→ To do
Your task is to copy each line of the listing that contains the word "They".
Data provided section start
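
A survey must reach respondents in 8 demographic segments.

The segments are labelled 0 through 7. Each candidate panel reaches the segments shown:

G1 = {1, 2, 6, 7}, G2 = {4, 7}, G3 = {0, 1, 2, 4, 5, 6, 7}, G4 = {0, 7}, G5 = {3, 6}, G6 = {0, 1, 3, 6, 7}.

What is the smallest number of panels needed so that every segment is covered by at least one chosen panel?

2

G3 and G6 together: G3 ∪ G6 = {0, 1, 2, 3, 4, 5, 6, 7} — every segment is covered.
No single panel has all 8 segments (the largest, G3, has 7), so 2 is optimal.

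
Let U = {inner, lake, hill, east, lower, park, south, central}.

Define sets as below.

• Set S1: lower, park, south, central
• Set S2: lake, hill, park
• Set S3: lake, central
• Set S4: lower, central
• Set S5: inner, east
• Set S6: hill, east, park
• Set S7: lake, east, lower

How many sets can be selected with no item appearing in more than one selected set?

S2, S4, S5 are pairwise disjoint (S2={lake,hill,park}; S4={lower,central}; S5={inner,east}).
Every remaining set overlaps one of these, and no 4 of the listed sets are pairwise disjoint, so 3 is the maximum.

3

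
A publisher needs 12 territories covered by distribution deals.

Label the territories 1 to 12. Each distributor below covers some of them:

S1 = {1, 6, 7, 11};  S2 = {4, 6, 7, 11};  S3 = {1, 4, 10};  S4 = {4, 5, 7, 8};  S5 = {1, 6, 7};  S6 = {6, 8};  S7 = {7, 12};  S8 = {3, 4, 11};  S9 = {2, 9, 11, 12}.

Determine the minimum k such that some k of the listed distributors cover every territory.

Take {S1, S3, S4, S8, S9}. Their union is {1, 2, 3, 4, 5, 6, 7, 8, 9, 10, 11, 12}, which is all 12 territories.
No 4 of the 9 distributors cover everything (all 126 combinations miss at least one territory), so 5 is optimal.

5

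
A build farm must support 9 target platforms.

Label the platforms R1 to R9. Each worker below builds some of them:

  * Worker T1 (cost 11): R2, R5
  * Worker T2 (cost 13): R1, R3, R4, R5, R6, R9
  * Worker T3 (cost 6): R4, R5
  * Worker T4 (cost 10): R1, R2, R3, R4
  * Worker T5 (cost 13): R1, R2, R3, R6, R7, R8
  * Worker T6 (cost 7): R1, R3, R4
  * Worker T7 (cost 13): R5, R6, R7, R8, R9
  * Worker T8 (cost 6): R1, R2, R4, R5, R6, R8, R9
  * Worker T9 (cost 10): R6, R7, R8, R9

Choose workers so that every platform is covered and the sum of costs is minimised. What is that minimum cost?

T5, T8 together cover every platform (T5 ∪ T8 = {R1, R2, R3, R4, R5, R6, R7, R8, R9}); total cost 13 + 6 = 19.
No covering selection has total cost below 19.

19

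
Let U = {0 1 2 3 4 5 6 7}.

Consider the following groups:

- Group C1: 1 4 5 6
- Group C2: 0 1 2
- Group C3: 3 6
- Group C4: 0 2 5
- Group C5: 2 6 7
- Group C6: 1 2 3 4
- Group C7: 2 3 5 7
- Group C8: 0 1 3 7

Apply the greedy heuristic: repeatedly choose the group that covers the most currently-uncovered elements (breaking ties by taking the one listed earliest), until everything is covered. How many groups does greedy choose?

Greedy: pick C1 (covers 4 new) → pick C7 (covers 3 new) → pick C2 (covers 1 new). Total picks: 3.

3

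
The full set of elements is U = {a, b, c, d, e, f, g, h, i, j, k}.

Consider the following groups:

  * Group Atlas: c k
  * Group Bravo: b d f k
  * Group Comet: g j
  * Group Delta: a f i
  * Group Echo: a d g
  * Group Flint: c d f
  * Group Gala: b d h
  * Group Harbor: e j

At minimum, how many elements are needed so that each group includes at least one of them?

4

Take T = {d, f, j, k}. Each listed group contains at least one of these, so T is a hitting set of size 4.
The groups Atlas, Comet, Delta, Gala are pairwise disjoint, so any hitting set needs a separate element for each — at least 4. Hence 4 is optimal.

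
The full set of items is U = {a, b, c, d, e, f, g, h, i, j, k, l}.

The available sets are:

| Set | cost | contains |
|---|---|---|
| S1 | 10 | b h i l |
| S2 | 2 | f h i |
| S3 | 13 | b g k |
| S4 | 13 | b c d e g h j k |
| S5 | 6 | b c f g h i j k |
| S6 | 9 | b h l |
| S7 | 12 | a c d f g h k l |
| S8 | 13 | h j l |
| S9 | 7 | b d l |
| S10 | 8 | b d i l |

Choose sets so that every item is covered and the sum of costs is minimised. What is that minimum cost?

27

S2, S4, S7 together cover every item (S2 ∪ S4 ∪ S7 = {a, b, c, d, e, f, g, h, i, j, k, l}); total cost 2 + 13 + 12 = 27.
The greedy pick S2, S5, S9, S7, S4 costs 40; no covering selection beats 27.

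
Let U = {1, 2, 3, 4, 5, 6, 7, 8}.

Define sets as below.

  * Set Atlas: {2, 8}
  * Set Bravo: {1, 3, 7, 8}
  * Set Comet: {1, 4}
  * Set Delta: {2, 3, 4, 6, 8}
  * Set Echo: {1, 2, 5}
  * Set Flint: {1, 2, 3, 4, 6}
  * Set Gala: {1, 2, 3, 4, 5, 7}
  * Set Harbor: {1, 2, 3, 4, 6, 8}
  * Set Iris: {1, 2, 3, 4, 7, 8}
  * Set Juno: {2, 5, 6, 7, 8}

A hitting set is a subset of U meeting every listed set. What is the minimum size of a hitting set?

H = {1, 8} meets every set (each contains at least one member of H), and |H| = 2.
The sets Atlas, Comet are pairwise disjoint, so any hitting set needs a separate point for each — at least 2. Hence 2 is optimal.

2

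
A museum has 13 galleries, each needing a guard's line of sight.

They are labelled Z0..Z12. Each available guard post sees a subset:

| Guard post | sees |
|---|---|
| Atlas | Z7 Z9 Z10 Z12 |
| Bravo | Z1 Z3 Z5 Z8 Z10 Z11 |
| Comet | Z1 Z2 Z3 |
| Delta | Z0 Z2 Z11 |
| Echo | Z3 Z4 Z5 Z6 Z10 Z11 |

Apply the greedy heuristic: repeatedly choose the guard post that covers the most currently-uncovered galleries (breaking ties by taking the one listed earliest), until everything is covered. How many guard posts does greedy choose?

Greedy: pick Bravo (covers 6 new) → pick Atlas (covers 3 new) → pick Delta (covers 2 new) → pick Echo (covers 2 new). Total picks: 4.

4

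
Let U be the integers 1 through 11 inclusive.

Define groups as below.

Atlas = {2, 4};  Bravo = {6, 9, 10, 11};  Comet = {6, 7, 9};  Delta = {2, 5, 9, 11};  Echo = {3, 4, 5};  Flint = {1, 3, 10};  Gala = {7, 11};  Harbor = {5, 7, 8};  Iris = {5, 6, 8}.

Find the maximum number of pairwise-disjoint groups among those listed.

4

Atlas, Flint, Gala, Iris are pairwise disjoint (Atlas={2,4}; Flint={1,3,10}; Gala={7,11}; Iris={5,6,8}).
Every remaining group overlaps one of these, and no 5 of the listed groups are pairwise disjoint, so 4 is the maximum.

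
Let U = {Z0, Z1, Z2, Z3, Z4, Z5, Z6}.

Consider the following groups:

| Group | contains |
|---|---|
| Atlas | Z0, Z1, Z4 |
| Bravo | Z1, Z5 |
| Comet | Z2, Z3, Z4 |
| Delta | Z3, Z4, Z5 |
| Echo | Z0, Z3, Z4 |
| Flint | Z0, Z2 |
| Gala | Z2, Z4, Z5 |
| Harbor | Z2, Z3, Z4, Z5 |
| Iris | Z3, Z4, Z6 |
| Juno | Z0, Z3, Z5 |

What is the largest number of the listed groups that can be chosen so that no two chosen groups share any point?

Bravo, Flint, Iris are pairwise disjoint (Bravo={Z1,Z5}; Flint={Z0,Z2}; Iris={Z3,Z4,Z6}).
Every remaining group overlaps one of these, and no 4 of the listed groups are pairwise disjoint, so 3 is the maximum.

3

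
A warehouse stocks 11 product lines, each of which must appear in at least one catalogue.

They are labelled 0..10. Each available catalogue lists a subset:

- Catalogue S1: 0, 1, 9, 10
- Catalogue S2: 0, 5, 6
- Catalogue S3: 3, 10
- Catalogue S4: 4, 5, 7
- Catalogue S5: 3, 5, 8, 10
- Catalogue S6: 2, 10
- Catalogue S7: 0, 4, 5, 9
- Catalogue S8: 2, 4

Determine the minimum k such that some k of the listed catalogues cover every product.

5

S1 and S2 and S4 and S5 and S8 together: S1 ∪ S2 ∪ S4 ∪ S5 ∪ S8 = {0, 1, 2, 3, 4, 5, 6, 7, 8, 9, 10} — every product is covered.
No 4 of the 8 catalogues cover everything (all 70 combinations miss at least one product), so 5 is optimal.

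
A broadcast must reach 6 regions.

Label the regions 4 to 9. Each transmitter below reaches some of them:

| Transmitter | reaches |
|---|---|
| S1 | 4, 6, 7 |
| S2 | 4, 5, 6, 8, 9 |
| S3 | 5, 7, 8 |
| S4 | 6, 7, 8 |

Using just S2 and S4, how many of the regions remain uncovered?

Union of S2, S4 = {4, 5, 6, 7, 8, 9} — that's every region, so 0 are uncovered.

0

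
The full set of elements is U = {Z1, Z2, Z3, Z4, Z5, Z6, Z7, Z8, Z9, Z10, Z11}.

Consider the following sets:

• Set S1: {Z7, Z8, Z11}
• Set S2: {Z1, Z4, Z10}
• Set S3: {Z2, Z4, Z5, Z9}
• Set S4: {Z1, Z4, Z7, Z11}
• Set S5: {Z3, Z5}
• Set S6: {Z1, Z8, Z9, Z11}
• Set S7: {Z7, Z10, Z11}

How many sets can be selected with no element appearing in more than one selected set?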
Data provided section end
→ Task solution
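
They are labelled Z0..Z12. Each available guard post sees a subset:
They are labelled 0..10. Each available catalogue lists a subset: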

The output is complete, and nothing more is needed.